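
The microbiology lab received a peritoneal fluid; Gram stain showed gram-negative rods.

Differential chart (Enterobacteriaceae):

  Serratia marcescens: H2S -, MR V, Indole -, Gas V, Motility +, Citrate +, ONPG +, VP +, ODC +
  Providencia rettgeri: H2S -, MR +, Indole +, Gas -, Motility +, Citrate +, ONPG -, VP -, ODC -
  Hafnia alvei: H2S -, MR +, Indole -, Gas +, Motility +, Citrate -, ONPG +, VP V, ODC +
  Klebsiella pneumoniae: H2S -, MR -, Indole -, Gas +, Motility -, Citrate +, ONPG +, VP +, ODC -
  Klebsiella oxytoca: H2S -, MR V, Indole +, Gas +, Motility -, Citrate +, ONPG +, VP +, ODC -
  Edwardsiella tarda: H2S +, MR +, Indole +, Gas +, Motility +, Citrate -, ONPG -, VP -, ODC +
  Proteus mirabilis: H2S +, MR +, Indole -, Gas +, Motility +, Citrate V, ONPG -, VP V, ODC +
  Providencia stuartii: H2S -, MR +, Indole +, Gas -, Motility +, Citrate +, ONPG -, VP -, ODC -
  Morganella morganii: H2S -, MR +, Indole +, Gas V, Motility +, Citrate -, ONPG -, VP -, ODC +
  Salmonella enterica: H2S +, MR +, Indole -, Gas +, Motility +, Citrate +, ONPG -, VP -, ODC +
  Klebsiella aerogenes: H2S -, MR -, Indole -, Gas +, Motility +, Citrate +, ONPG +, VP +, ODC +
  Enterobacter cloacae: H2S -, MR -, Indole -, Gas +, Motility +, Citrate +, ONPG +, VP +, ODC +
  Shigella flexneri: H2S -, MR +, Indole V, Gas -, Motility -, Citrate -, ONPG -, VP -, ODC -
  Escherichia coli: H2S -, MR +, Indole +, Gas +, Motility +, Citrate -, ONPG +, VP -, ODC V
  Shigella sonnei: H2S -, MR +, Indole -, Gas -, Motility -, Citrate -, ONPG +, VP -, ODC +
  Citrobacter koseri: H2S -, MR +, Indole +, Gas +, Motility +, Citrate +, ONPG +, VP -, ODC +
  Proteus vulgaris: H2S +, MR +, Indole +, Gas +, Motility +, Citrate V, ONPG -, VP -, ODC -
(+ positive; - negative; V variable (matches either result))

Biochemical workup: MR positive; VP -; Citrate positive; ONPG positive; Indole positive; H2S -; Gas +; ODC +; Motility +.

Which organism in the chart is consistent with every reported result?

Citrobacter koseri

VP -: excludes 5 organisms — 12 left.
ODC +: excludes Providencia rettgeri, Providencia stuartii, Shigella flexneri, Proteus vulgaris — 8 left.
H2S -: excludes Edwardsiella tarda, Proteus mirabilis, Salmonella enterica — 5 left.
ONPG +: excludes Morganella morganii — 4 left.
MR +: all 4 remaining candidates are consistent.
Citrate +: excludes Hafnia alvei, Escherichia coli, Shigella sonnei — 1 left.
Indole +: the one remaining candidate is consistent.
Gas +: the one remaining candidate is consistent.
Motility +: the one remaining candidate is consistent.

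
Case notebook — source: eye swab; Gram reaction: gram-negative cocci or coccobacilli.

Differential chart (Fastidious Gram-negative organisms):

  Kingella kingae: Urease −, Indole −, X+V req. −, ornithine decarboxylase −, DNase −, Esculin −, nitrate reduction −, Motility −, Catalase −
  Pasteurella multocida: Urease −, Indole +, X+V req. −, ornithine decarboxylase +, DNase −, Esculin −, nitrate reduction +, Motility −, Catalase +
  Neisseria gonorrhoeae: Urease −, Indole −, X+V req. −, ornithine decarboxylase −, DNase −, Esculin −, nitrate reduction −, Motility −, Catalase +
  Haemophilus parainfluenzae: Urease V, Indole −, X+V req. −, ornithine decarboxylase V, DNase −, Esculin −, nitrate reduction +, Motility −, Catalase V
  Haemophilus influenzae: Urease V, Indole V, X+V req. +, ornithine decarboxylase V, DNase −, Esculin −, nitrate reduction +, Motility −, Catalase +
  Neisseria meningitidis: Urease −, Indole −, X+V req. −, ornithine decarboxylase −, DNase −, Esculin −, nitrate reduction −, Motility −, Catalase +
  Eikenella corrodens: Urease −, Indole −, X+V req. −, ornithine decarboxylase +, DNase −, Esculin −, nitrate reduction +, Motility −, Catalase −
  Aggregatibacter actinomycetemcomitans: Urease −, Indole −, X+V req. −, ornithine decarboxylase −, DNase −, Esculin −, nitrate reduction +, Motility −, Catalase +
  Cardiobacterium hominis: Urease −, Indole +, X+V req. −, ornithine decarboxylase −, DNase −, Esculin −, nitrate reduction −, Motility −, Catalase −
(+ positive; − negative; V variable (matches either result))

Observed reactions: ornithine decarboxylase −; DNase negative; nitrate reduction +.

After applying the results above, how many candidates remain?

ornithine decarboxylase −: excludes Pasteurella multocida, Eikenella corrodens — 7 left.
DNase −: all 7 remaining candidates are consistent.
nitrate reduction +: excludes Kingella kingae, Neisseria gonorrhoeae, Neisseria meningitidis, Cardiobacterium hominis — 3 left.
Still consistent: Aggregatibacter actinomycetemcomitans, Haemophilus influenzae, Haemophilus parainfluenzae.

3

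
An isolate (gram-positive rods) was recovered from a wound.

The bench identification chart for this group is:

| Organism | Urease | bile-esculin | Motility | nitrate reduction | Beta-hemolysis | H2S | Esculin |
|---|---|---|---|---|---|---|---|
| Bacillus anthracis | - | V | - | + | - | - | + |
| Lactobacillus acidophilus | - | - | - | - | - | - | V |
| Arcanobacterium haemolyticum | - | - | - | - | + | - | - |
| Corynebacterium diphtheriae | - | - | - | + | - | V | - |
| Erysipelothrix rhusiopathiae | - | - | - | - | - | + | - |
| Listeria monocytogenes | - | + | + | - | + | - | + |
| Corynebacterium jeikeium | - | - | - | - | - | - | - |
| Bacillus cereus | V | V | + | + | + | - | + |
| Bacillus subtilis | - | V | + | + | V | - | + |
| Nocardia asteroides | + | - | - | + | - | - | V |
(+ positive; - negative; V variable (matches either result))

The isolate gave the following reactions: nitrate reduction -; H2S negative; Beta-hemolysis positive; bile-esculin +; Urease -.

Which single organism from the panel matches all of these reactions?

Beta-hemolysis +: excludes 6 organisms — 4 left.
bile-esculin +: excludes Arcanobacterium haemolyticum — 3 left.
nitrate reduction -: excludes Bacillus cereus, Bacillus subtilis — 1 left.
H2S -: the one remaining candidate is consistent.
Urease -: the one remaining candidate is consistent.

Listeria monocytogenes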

**TO DO:** Show each line of the listing that holds the string "Klebsiella".

**YOUR RESPONSE:**
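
  Klebsiella pneumoniae: H2S -, MR -, Indole -, Gas +, Motility -, Citrate +, ONPG +, VP +, ODC -
  Klebsiella oxytoca: H2S -, MR V, Indole +, Gas +, Motility -, Citrate +, ONPG +, VP +, ODC -
  Klebsiella aerogenes: H2S -, MR -, Indole -, Gas +, Motility +, Citrate +, ONPG +, VP +, ODC +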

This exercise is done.